Requirement – Retype the listing below, keeping every line the same.

Given data –
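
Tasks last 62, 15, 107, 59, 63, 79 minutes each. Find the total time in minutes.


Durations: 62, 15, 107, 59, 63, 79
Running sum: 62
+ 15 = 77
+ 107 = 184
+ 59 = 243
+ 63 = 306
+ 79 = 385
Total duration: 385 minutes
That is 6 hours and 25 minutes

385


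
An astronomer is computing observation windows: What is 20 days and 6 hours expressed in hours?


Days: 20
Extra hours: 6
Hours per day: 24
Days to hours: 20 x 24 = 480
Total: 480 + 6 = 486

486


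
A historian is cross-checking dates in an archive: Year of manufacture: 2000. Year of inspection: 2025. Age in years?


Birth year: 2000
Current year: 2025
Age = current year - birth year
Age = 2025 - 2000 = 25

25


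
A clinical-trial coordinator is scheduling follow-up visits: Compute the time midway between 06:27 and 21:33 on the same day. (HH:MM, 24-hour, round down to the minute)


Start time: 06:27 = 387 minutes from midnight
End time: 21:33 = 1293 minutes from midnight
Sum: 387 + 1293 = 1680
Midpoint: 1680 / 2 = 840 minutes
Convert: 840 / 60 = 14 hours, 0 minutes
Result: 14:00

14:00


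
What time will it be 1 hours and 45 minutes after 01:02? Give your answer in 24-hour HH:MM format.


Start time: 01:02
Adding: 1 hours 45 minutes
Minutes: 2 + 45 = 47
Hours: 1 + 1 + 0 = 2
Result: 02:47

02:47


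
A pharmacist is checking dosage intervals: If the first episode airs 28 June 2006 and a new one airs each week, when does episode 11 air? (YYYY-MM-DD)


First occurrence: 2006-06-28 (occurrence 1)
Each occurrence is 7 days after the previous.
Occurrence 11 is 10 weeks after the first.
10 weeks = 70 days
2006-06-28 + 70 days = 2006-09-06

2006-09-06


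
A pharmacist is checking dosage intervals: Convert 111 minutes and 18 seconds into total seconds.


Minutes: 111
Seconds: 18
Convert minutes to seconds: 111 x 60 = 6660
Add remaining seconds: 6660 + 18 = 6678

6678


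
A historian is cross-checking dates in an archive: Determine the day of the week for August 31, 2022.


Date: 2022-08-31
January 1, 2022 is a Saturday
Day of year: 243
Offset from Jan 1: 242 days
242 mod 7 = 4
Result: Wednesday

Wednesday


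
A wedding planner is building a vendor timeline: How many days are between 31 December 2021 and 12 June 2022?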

Response to the exercise –
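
Tasks last 62, 15, 107, 59, 63, 79 minutes each. Find the total time in minutes.


Durations: 62, 15, 107, 59, 63, 79
Running sum: 62
+ 15 = 77
+ 107 = 184
+ 59 = 243
+ 63 = 306
+ 79 = 385
Total duration: 385 minutes
That is 6 hours and 25 minutes

385


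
An astronomer is computing observation windows: What is 20 days and 6 hours expressed in hours?


Days: 20
Extra hours: 6
Hours per day: 24
Days to hours: 20 x 24 = 480
Total: 480 + 6 = 486

486


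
A historian is cross-checking dates in an archive: Year of manufacture: 2000. Year of inspection: 2025. Age in years?


Birth year: 2000
Current year: 2025
Age = current year - birth year
Age = 2025 - 2000 = 25

25


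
A clinical-trial coordinator is scheduling follow-up visits: Compute the time midway between 06:27 and 21:33 on the same day. (HH:MM, 24-hour, round down to the minute)


Start time: 06:27 = 387 minutes from midnight
End time: 21:33 = 1293 minutes from midnight
Sum: 387 + 1293 = 1680
Midpoint: 1680 / 2 = 840 minutes
Convert: 840 / 60 = 14 hours, 0 minutes
Result: 14:00

14:00


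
What time will it be 1 hours and 45 minutes after 01:02? Give your answer in 24-hour HH:MM format.


Start time: 01:02
Adding: 1 hours 45 minutes
Minutes: 2 + 45 = 47
Hours: 1 + 1 + 0 = 2
Result: 02:47

02:47


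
A pharmacist is checking dosage intervals: If the first episode airs 28 June 2006 and a new one airs each week, when does episode 11 air? (YYYY-MM-DD)


First occurrence: 2006-06-28 (occurrence 1)
Each occurrence is 7 days after the previous.
Occurrence 11 is 10 weeks after the first.
10 weeks = 70 days
2006-06-28 + 70 days = 2006-09-06

2006-09-06


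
A pharmacist is checking dosage intervals: Convert 111 minutes and 18 seconds into total seconds.


Minutes: 111
Seconds: 18
Convert minutes to seconds: 111 x 60 = 6660
Add remaining seconds: 6660 + 18 = 6678

6678


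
A historian is cross-checking dates in an archive: Determine the day of the week for August 31, 2022.


Date: 2022-08-31
January 1, 2022 is a Saturday
Day of year: 243
Offset from Jan 1: 242 days
242 mod 7 = 4
Result: Wednesday

Wednesday


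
A wedding planner is building a vendor timeline: How many days are between 31 December 2021 and 12 June 2022?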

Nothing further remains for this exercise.